[Opening Task input section]

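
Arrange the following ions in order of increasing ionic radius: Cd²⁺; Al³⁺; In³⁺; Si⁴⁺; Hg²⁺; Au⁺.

Si⁴⁺ < Al³⁺ < In³⁺ < Cd²⁺ < Hg²⁺ < Au⁺

Electron counts and nuclear charges: Si⁴⁺: 10 e⁻, Z=14, Al³⁺: 10 e⁻, Z=13, In³⁺: 46 e⁻, Z=49, Cd²⁺: 46 e⁻, Z=48, Hg²⁺: 78 e⁻, Z=80, Au⁺: 78 e⁻, Z=79. Si⁴⁺ < Al³⁺ (both 10 e⁻, Z=14>13); Al³⁺ < In³⁺ (same group, period 3 vs 5); In³⁺ < Cd²⁺ (both 46 e⁻, Z=49>48); Cd²⁺ < Hg²⁺ (same group, 1 shell fewer); Hg²⁺ < Au⁺ (isoelectronic, higher Z=80 is smaller).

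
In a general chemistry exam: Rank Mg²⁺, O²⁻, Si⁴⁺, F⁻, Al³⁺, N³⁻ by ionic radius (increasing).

Isoelectronic series (10 e⁻ each). Size is set by nuclear charge: more protons means a smaller ion. Si⁴⁺ (Z=14), Al³⁺ (Z=13), Mg²⁺ (Z=12), F⁻ (Z=9), O²⁻ (Z=8), N³⁻ (Z=7).

Si⁴⁺ < Al³⁺ < Mg²⁺ < F⁻ < O²⁻ < N³⁻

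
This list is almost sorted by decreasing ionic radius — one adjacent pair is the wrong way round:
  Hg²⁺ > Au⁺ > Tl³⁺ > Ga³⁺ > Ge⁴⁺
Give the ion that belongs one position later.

Hg²⁺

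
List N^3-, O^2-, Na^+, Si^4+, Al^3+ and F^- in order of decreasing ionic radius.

N^3- > O^2- > F^- > Na^+ > Al^3+ > Si^4+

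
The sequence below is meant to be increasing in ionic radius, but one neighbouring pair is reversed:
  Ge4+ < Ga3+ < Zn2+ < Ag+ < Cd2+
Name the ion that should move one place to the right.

Ag+

Check each adjacent pair. Ag+ and Cd2+ are reversed: they are isoelectronic (46 e⁻) and Cd has more protons than Ag (48 vs 47), making Cd2+ smaller. No other neighbouring pair contradicts the periodic trends, so Ag+ is the ion listed too early.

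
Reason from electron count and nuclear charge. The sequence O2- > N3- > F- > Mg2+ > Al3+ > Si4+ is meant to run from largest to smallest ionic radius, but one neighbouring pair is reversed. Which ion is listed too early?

Check each adjacent pair. O2- and N3- are reversed: they are isoelectronic (10 e⁻) and O has more protons than N (8 vs 7), making O2- smaller. No other neighbouring pair contradicts the periodic trends, so O2- is the ion listed too early.

O2-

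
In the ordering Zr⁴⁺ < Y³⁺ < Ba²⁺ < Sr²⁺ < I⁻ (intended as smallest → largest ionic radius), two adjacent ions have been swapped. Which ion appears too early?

Check each adjacent pair. Ba²⁺ and Sr²⁺ are reversed: both in group 2 with the same charge; Sr²⁺ (period 5) has the smaller radius. No other neighbouring pair contradicts the periodic trends, so Ba²⁺ is the ion listed too early.

Ba²⁺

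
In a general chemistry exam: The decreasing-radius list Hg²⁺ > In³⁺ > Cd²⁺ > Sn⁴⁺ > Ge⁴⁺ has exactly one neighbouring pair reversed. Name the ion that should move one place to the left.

Check each adjacent pair. In³⁺ and Cd²⁺ are reversed: both have 46 electrons but Z(In)=49 > Z(Cd)=48, so In³⁺ should be the smaller of the two. No other neighbouring pair contradicts the periodic trends, so Cd²⁺ is the ion listed too late.

Cd²⁺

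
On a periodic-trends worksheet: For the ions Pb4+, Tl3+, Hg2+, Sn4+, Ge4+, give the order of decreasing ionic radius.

First list Z and electron count for each: Ge4+ (Z=32, 28 e⁻), Sn4+ (Z=50, 46 e⁻), Pb4+ (Z=82, 78 e⁻), Tl3+ (Z=81, 78 e⁻), Hg2+ (Z=80, 78 e⁻). Ge4+ < Sn4+ (same group, period 4 vs 5); Sn4+ < Pb4+ (same group, 1 shell fewer); Pb4+ < Tl3+ (isoelectronic, higher Z=82 is smaller); Tl3+ < Hg2+ (both 78 e⁻, Z=81>80).

Hg2+ > Tl3+ > Pb4+ > Sn4+ > Ge4+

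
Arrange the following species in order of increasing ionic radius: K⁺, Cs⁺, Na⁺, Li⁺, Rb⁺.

Li⁺ < Na⁺ < K⁺ < Rb⁺ < Cs⁺

Same group, same charge. Going down the group adds an extra shell of electrons, so the ion gets larger: Li⁺ is highest in the group and smallest.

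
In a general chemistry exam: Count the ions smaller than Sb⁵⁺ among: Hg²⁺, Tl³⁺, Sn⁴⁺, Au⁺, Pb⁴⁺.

0

Tabulating Z and e⁻: Sb⁵⁺ (Z=51, 46 e⁻), Sn⁴⁺ (Z=50, 46 e⁻), Pb⁴⁺ (Z=82, 78 e⁻), Tl³⁺ (Z=81, 78 e⁻), Hg²⁺ (Z=80, 78 e⁻), Au⁺ (Z=79, 78 e⁻). Sb⁵⁺ < Sn⁴⁺ (isoelectronic, higher Z=51 is smaller); Sn⁴⁺ < Pb⁴⁺ (same group, 1 shell fewer); Pb⁴⁺ < Tl³⁺ (isoelectronic, higher Z=82 is smaller); Tl³⁺ < Hg²⁺ (isoelectronic, higher Z=81 is smaller); Hg²⁺ < Au⁺ (isoelectronic, higher Z=80 is smaller).
Overall: Sb⁵⁺ < Sn⁴⁺ < Pb⁴⁺ < Tl³⁺ < Hg²⁺ < Au⁺. Sb⁵⁺ has 0 below it and 5 above. So 0 are smaller.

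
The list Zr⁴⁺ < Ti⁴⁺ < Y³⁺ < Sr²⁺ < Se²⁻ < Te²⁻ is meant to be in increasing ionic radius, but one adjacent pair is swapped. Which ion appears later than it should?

Ti⁴⁺

Scanning neighbour by neighbour, only Zr⁴⁺/Ti⁴⁺ violates a trend: Ti⁴⁺ and Zr⁴⁺ are in one column with the same charge; the lighter period-4 ion has one fewer shell and is smaller. That makes Ti⁴⁺ the one sitting a position late relative to where it belongs.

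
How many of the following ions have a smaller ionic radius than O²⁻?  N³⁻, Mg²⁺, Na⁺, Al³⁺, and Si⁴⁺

4

Each ion has 10 electrons. The ranking follows nuclear charge in reverse — greater Z gives a smaller radius. Si⁴⁺ (Z=14), Al³⁺ (Z=13), Mg²⁺ (Z=12), Na⁺ (Z=11), O²⁻ (Z=8), N³⁻ (Z=7).
Overall: Si⁴⁺ < Al³⁺ < Mg²⁺ < Na⁺ < O²⁻ < N³⁻. O²⁻ has 4 below it and 1 above. Count: 4.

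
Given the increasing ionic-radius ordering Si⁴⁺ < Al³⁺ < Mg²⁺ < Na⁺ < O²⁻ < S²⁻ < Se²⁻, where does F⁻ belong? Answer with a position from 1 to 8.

Si⁴⁺ has 10 e⁻ (Z=14), Al³⁺ has 10 e⁻ (Z=13), Mg²⁺ has 10 e⁻ (Z=12), Na⁺ has 10 e⁻ (Z=11), F⁻ has 10 e⁻ (Z=9), O²⁻ has 10 e⁻ (Z=8), S²⁻ has 18 e⁻ (Z=16), Se²⁻ has 36 e⁻ (Z=34). Si⁴⁺ < Al³⁺ (isoelectronic, higher Z=14 is smaller); Al³⁺ < Mg²⁺ (both 10 e⁻, Z=13>12); Mg²⁺ < Na⁺ (both 10 e⁻, Z=12>11); Na⁺ < F⁻ (both 10 e⁻, Z=11>9); F⁻ < O²⁻ (both 10 e⁻, Z=9>8); O²⁻ < S²⁻ (same group, period 2 vs 3); S²⁻ < Se²⁻ (same group, period 3 vs 4).
With F⁻ included the full order is Si⁴⁺ < Al³⁺ < Mg²⁺ < Na⁺ < F⁻ < O²⁻ < S²⁻ < Se²⁻, so it takes position 5.

5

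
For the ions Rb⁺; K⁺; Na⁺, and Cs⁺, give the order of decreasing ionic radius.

These ions sit in one column with identical charge. Each step down the periodic table adds a principal shell, increasing the radius.

Cs⁺ > Rb⁺ > K⁺ > Na⁺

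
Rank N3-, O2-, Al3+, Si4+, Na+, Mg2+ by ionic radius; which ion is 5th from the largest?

Al3+

All of these have 10 electrons (isoelectronic). With the same electron cloud, the ion with the most protons pulls it in tightest. Nuclear charges: Si4+ (Z=14), Al3+ (Z=13), Mg2+ (Z=12), Na+ (Z=11), O2- (Z=8), N3- (Z=7). Highest Z is smallest.
Ordering: Si4+ < Al3+ < Mg2+ < Na+ < O2- < N3-. The 5th largest is Al3+.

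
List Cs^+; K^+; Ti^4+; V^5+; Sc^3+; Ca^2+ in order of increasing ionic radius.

V^5+ < Ti^4+ < Sc^3+ < Ca^2+ < K^+ < Cs^+

Tabulating Z and e⁻: V^5+: 18 e⁻, Z=23, Ti^4+: 18 e⁻, Z=22, Sc^3+: 18 e⁻, Z=21, Ca^2+: 18 e⁻, Z=20, K^+: 18 e⁻, Z=19, Cs^+: 54 e⁻, Z=55. V^5+ < Ti^4+ (both 18 e⁻, Z=23>22); Ti^4+ < Sc^3+ (both 18 e⁻, Z=22>21); Sc^3+ < Ca^2+ (both 18 e⁻, Z=21>20); Ca^2+ < K^+ (isoelectronic, higher Z=20 is smaller); K^+ < Cs^+ (same group, period 4 vs 6).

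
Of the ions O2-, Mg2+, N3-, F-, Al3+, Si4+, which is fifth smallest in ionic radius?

O2-

Isoelectronic series (10 e⁻ each). Size is set by nuclear charge: more protons means a smaller ion. Si4+ (Z=14), Al3+ (Z=13), Mg2+ (Z=12), F- (Z=9), O2- (Z=8), N3- (Z=7).
So the order is Si4+ < Al3+ < Mg2+ < F- < O2- < N3-; the 5th-smallest ion is O2-.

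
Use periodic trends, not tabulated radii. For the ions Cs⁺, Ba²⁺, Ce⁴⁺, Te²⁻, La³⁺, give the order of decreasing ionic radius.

Te²⁻ > Cs⁺ > Ba²⁺ > La³⁺ > Ce⁴⁺

Isoelectronic series (54 e⁻ each). Size is set by nuclear charge: more protons means a smaller ion. Ce⁴⁺ (Z=58), La³⁺ (Z=57), Ba²⁺ (Z=56), Cs⁺ (Z=55), Te²⁻ (Z=52).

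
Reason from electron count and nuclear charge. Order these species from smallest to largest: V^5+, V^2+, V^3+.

V^5+ < V^3+ < V^2+

These are all V ions. Removing more electrons (higher positive charge) pulls the remaining electrons in closer, so V^5+ is smallest and V^2+ is largest.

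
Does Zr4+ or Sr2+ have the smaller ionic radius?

These species are isoelectronic with 36 electrons. The only difference is the number of protons: Zr4+ (Z=40), Sr2+ (Z=38). The strongest nuclear pull (Zr4+) gives the smallest ion.

Zr4+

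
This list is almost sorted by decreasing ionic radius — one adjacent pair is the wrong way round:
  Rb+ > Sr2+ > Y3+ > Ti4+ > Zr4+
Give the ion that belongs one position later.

Compare adjacent ions: both in group 4 with the same charge; Ti4+ (period 4) has the smaller radius — yet in this decreasing list Ti4+ sits before Zr4+. Nothing else is reversed, so Ti4+ should move one place to the right.

Ti4+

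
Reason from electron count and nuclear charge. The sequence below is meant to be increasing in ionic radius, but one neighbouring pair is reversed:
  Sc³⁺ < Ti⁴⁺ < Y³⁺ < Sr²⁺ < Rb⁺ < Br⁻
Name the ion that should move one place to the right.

Sc³⁺

Scanning neighbour by neighbour, only Sc³⁺/Ti⁴⁺ violates a trend: both have 18 electrons but Z(Ti)=22 > Z(Sc)=21, so Ti⁴⁺ should be the smaller of the two. That makes Sc³⁺ the one sitting a position early relative to where it belongs.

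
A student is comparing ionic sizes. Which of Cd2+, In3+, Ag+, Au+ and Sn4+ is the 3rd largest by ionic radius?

Work out protons and electrons: Sn4+ has 46 e⁻ (Z=50), In3+ has 46 e⁻ (Z=49), Cd2+ has 46 e⁻ (Z=48), Ag+ has 46 e⁻ (Z=47), Au+ has 78 e⁻ (Z=79). Sn4+ < In3+ (both 46 e⁻, Z=50>49); In3+ < Cd2+ (both 46 e⁻, Z=49>48); Cd2+ < Ag+ (both 46 e⁻, Z=48>47); Ag+ < Au+ (same group, 1 shell fewer).
That gives Sn4+ < In3+ < Cd2+ < Ag+ < Au+. From the largest end, number 3 is Cd2+.

Cd2+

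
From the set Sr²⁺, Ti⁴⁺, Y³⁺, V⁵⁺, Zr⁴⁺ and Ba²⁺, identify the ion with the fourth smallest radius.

Y³⁺

First list Z and electron count for each: V⁵⁺: 18 e⁻, Z=23, Ti⁴⁺: 18 e⁻, Z=22, Zr⁴⁺: 36 e⁻, Z=40, Y³⁺: 36 e⁻, Z=39, Sr²⁺: 36 e⁻, Z=38, Ba²⁺: 54 e⁻, Z=56. V⁵⁺ < Ti⁴⁺ (both 18 e⁻, Z=23>22); Ti⁴⁺ < Zr⁴⁺ (same group, 1 shell fewer); Zr⁴⁺ < Y³⁺ (both 36 e⁻, Z=40>39); Y³⁺ < Sr²⁺ (both 36 e⁻, Z=39>38); Sr²⁺ < Ba²⁺ (same group, 1 shell fewer).
That gives V⁵⁺ < Ti⁴⁺ < Zr⁴⁺ < Y³⁺ < Sr²⁺ < Ba²⁺. From the smallest end, number 4 is Y³⁺.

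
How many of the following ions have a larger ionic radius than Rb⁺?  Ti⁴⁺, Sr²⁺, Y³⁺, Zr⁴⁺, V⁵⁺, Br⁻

1

Electron counts and nuclear charges: V⁵⁺ has 18 e⁻ (Z=23), Ti⁴⁺ has 18 e⁻ (Z=22), Zr⁴⁺ has 36 e⁻ (Z=40), Y³⁺ has 36 e⁻ (Z=39), Sr²⁺ has 36 e⁻ (Z=38), Rb⁺ has 36 e⁻ (Z=37), Br⁻ has 36 e⁻ (Z=35). V⁵⁺ < Ti⁴⁺ (both 18 e⁻, Z=23>22); Ti⁴⁺ < Zr⁴⁺ (same group, period 4 vs 5); Zr⁴⁺ < Y³⁺ (both 36 e⁻, Z=40>39); Y³⁺ < Sr²⁺ (isoelectronic, higher Z=39 is smaller); Sr²⁺ < Rb⁺ (both 36 e⁻, Z=38>37); Rb⁺ < Br⁻ (both 36 e⁻, Z=37>35).
Ordering all of them (including Rb⁺) by radius gives V⁵⁺ < Ti⁴⁺ < Zr⁴⁺ < Y³⁺ < Sr²⁺ < Rb⁺ < Br⁻. So 1 is larger.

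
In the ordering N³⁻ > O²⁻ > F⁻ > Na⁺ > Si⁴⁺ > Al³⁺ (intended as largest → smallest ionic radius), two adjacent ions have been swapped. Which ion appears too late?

Al³⁺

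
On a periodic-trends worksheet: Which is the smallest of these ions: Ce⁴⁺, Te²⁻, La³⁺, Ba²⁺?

Ce⁴⁺

All of these have 54 electrons (isoelectronic). With the same electron cloud, the ion with the most protons pulls it in tightest. Nuclear charges: Ce⁴⁺ (Z=58), La³⁺ (Z=57), Ba²⁺ (Z=56), Te²⁻ (Z=52). Highest Z is smallest.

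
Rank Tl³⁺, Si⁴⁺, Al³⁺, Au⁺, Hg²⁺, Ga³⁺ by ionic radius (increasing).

Si⁴⁺: 10 e⁻, Z=14, Al³⁺: 10 e⁻, Z=13, Ga³⁺: 28 e⁻, Z=31, Tl³⁺: 78 e⁻, Z=81, Hg²⁺: 78 e⁻, Z=80, Au⁺: 78 e⁻, Z=79. Si⁴⁺ < Al³⁺ (both 10 e⁻, Z=14>13); Al³⁺ < Ga³⁺ (same group, 1 shell fewer); Ga³⁺ < Tl³⁺ (same group, period 4 vs 6); Tl³⁺ < Hg²⁺ (both 78 e⁻, Z=81>80); Hg²⁺ < Au⁺ (isoelectronic, higher Z=80 is smaller).

Si⁴⁺ < Al³⁺ < Ga³⁺ < Tl³⁺ < Hg²⁺ < Au⁺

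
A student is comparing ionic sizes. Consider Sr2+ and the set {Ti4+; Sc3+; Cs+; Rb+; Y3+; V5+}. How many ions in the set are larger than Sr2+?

V5+ has 18 e⁻ (Z=23), Ti4+ has 18 e⁻ (Z=22), Sc3+ has 18 e⁻ (Z=21), Y3+ has 36 e⁻ (Z=39), Sr2+ has 36 e⁻ (Z=38), Rb+ has 36 e⁻ (Z=37), Cs+ has 54 e⁻ (Z=55). V5+ < Ti4+ (both 18 e⁻, Z=23>22); Ti4+ < Sc3+ (isoelectronic, higher Z=22 is smaller); Sc3+ < Y3+ (same group, period 4 vs 5); Y3+ < Sr2+ (isoelectronic, higher Z=39 is smaller); Sr2+ < Rb+ (isoelectronic, higher Z=38 is smaller); Rb+ < Cs+ (same group, period 5 vs 6).
Ordering all of them (including Sr2+) by radius gives V5+ < Ti4+ < Sc3+ < Y3+ < Sr2+ < Rb+ < Cs+. That's 2.

2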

[Closing Task input section]

Everything from the line containing "charge. The sequence below" through the line containing "Sc³⁺ < Ti⁴⁺ < Y³⁺ < Sr²⁺ < Rb⁺ < Br⁻" in the material above should be retyped exactly, both ends included, and nothing more.

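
Reason from electron count and nuclear charge. The sequence below is meant to be increasing in ionic radius, but one neighbouring pair is reversed:
  Sc³⁺ < Ti⁴⁺ < Y³⁺ < Sr²⁺ < Rb⁺ < Br⁻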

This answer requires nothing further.